[Task statement] Restate the material below word for word, from its first line to its last.

[Record excerpts]

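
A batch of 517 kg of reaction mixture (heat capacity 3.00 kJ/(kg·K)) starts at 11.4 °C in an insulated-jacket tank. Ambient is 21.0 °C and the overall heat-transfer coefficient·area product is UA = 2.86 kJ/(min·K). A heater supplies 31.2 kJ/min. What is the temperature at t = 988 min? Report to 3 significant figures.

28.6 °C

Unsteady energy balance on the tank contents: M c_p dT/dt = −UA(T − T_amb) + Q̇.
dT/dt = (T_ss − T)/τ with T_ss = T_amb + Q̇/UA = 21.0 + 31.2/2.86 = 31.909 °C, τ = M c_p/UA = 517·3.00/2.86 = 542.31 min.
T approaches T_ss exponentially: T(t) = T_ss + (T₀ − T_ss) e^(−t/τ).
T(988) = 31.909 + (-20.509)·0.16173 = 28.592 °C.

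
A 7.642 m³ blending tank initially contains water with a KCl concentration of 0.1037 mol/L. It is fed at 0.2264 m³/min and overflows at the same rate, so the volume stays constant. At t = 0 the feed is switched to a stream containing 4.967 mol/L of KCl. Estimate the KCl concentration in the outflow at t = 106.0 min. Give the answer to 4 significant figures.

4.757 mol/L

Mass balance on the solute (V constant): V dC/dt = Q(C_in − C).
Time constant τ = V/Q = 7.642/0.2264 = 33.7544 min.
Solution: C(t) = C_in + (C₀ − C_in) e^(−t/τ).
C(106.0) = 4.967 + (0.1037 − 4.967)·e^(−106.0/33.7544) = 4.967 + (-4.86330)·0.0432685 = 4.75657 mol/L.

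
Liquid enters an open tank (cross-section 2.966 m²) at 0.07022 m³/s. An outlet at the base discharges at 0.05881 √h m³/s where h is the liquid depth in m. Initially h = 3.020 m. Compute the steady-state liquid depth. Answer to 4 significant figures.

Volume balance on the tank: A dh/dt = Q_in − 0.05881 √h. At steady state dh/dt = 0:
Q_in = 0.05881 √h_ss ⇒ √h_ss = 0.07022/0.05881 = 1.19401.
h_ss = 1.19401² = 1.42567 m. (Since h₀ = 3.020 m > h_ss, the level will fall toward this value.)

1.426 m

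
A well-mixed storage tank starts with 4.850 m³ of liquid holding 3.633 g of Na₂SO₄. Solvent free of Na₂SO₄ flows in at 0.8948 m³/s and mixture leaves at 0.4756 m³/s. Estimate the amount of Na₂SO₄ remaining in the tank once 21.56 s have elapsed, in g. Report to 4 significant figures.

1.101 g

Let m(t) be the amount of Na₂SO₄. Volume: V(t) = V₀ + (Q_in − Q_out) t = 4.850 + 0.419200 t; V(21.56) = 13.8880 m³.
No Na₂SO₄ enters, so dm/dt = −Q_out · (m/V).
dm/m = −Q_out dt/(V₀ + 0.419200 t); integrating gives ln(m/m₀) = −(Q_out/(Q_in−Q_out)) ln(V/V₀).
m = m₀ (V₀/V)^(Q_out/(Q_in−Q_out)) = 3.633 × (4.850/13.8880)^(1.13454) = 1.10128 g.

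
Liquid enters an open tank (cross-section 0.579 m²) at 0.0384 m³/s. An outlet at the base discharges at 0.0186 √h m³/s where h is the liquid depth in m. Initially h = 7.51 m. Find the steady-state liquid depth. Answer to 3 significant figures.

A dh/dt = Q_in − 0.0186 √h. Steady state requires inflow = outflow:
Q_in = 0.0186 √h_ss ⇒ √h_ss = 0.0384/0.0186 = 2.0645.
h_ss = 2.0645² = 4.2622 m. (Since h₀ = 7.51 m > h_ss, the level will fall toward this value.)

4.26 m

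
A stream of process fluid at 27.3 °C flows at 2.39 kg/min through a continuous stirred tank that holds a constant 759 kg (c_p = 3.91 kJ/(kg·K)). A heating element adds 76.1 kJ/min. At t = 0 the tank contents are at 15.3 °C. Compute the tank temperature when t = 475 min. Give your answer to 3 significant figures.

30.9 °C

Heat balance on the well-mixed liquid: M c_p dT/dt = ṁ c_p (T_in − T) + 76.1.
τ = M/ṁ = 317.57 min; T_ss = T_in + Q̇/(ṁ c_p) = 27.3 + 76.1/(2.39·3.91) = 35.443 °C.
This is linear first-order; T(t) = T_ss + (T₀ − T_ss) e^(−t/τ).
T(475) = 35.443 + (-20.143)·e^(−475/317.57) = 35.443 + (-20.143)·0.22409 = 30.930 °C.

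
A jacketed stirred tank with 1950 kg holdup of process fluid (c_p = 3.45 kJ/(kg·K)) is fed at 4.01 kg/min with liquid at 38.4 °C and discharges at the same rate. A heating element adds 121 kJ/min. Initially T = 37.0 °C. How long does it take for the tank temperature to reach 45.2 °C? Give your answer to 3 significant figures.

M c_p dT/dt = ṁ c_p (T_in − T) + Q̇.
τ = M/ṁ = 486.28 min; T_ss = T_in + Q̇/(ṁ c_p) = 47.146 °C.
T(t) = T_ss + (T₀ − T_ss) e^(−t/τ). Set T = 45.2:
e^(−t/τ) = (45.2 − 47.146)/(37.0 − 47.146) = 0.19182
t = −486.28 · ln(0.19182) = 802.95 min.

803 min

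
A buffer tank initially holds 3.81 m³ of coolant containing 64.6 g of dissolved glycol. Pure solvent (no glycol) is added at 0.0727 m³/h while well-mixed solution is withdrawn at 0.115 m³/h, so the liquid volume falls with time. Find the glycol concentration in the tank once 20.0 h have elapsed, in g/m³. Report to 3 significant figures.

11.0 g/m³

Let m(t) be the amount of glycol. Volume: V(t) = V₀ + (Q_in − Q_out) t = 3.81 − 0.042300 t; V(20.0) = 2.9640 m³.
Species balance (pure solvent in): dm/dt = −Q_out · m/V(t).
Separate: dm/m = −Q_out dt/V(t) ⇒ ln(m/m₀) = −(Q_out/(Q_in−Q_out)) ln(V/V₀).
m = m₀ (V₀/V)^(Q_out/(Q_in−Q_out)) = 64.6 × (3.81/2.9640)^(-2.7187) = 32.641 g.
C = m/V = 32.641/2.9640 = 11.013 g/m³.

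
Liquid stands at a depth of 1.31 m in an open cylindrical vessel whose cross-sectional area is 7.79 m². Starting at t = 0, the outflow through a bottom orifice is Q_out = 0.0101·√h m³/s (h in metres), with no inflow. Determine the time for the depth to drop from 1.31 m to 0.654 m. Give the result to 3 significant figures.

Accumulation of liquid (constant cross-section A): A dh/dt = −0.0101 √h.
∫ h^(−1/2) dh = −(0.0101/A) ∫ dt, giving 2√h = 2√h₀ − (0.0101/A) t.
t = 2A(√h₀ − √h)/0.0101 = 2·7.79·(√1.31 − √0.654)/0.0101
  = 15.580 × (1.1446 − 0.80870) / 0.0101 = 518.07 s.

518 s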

[Reply]
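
A batch of 517 kg of reaction mixture (heat capacity 3.00 kJ/(kg·K)) starts at 11.4 °C in an insulated-jacket tank. Ambient is 21.0 °C and the overall heat-transfer coefficient·area product is UA = 2.86 kJ/(min·K). A heater supplies 31.2 kJ/min. What is the temperature at t = 988 min? Report to 3 significant figures.

28.6 °C

Unsteady energy balance on the tank contents: M c_p dT/dt = −UA(T − T_amb) + Q̇.
dT/dt = (T_ss − T)/τ with T_ss = T_amb + Q̇/UA = 21.0 + 31.2/2.86 = 31.909 °C, τ = M c_p/UA = 517·3.00/2.86 = 542.31 min.
T approaches T_ss exponentially: T(t) = T_ss + (T₀ − T_ss) e^(−t/τ).
T(988) = 31.909 + (-20.509)·0.16173 = 28.592 °C.

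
A 7.642 m³ blending tank initially contains water with a KCl concentration of 0.1037 mol/L. It is fed at 0.2264 m³/min and overflows at the same rate, so the volume stays constant. At t = 0 the feed is switched to a stream containing 4.967 mol/L of KCl. Estimate the KCl concentration in the outflow at t = 106.0 min. Give the answer to 4 significant figures.

4.757 mol/L

Mass balance on the solute (V constant): V dC/dt = Q(C_in − C).
Time constant τ = V/Q = 7.642/0.2264 = 33.7544 min.
Solution: C(t) = C_in + (C₀ − C_in) e^(−t/τ).
C(106.0) = 4.967 + (0.1037 − 4.967)·e^(−106.0/33.7544) = 4.967 + (-4.86330)·0.0432685 = 4.75657 mol/L.

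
Liquid enters an open tank (cross-section 2.966 m²) at 0.07022 m³/s. An outlet at the base discharges at 0.05881 √h m³/s where h is the liquid depth in m. Initially h = 3.020 m. Compute the steady-state liquid depth. Answer to 4 significant figures.

Volume balance on the tank: A dh/dt = Q_in − 0.05881 √h. At steady state dh/dt = 0:
Q_in = 0.05881 √h_ss ⇒ √h_ss = 0.07022/0.05881 = 1.19401.
h_ss = 1.19401² = 1.42567 m. (Since h₀ = 3.020 m > h_ss, the level will fall toward this value.)

1.426 m

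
A well-mixed storage tank starts with 4.850 m³ of liquid holding 3.633 g of Na₂SO₄. Solvent free of Na₂SO₄ flows in at 0.8948 m³/s and mixture leaves at 0.4756 m³/s. Estimate the amount of Na₂SO₄ remaining in the tank once 21.56 s have elapsed, in g. Report to 4 significant figures.

1.101 g

Let m(t) be the amount of Na₂SO₄. Volume: V(t) = V₀ + (Q_in − Q_out) t = 4.850 + 0.419200 t; V(21.56) = 13.8880 m³.
No Na₂SO₄ enters, so dm/dt = −Q_out · (m/V).
dm/m = −Q_out dt/(V₀ + 0.419200 t); integrating gives ln(m/m₀) = −(Q_out/(Q_in−Q_out)) ln(V/V₀).
m = m₀ (V₀/V)^(Q_out/(Q_in−Q_out)) = 3.633 × (4.850/13.8880)^(1.13454) = 1.10128 g.

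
Liquid enters an open tank (cross-section 0.579 m²) at 0.0384 m³/s. An outlet at the base discharges at 0.0186 √h m³/s where h is the liquid depth in m. Initially h = 7.51 m. Find the steady-state liquid depth. Answer to 3 significant figures.

A dh/dt = Q_in − 0.0186 √h. Steady state requires inflow = outflow:
Q_in = 0.0186 √h_ss ⇒ √h_ss = 0.0384/0.0186 = 2.0645.
h_ss = 2.0645² = 4.2622 m. (Since h₀ = 7.51 m > h_ss, the level will fall toward this value.)

4.26 m

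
A stream of process fluid at 27.3 °C flows at 2.39 kg/min through a continuous stirred tank that holds a constant 759 kg (c_p = 3.91 kJ/(kg·K)). A heating element adds 76.1 kJ/min. At t = 0 the tank contents are at 15.3 °C. Compute the tank temperature when t = 475 min. Give your answer to 3 significant figures.

30.9 °C

Heat balance on the well-mixed liquid: M c_p dT/dt = ṁ c_p (T_in − T) + 76.1.
τ = M/ṁ = 317.57 min; T_ss = T_in + Q̇/(ṁ c_p) = 27.3 + 76.1/(2.39·3.91) = 35.443 °C.
This is linear first-order; T(t) = T_ss + (T₀ − T_ss) e^(−t/τ).
T(475) = 35.443 + (-20.143)·e^(−475/317.57) = 35.443 + (-20.143)·0.22409 = 30.930 °C.

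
A jacketed stirred tank with 1950 kg holdup of process fluid (c_p = 3.45 kJ/(kg·K)) is fed at 4.01 kg/min with liquid at 38.4 °C and discharges at the same rate. A heating element adds 121 kJ/min. Initially T = 37.0 °C. How long does it take for the tank temperature to reach 45.2 °C? Give your answer to 3 significant figures.

M c_p dT/dt = ṁ c_p (T_in − T) + Q̇.
τ = M/ṁ = 486.28 min; T_ss = T_in + Q̇/(ṁ c_p) = 47.146 °C.
T(t) = T_ss + (T₀ − T_ss) e^(−t/τ). Set T = 45.2:
e^(−t/τ) = (45.2 − 47.146)/(37.0 − 47.146) = 0.19182
t = −486.28 · ln(0.19182) = 802.95 min.

803 min

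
A buffer tank initially holds 3.81 m³ of coolant containing 64.6 g of dissolved glycol. Pure solvent (no glycol) is added at 0.0727 m³/h while well-mixed solution is withdrawn at 0.115 m³/h, so the liquid volume falls with time. Find the glycol concentration in the tank once 20.0 h have elapsed, in g/m³. Report to 3 significant figures.

11.0 g/m³

Let m(t) be the amount of glycol. Volume: V(t) = V₀ + (Q_in − Q_out) t = 3.81 − 0.042300 t; V(20.0) = 2.9640 m³.
Species balance (pure solvent in): dm/dt = −Q_out · m/V(t).
Separate: dm/m = −Q_out dt/V(t) ⇒ ln(m/m₀) = −(Q_out/(Q_in−Q_out)) ln(V/V₀).
m = m₀ (V₀/V)^(Q_out/(Q_in−Q_out)) = 64.6 × (3.81/2.9640)^(-2.7187) = 32.641 g.
C = m/V = 32.641/2.9640 = 11.013 g/m³.

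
Liquid stands at a depth of 1.31 m in an open cylindrical vessel whose cross-sectional area is 7.79 m². Starting at t = 0, the outflow through a bottom orifice is Q_out = 0.0101·√h m³/s (h in metres), with no inflow. Determine the time for the depth to drop from 1.31 m to 0.654 m. Give the result to 3 significant figures.

Accumulation of liquid (constant cross-section A): A dh/dt = −0.0101 √h.
∫ h^(−1/2) dh = −(0.0101/A) ∫ dt, giving 2√h = 2√h₀ − (0.0101/A) t.
t = 2A(√h₀ − √h)/0.0101 = 2·7.79·(√1.31 − √0.654)/0.0101
  = 15.580 × (1.1446 − 0.80870) / 0.0101 = 518.07 s.

518 s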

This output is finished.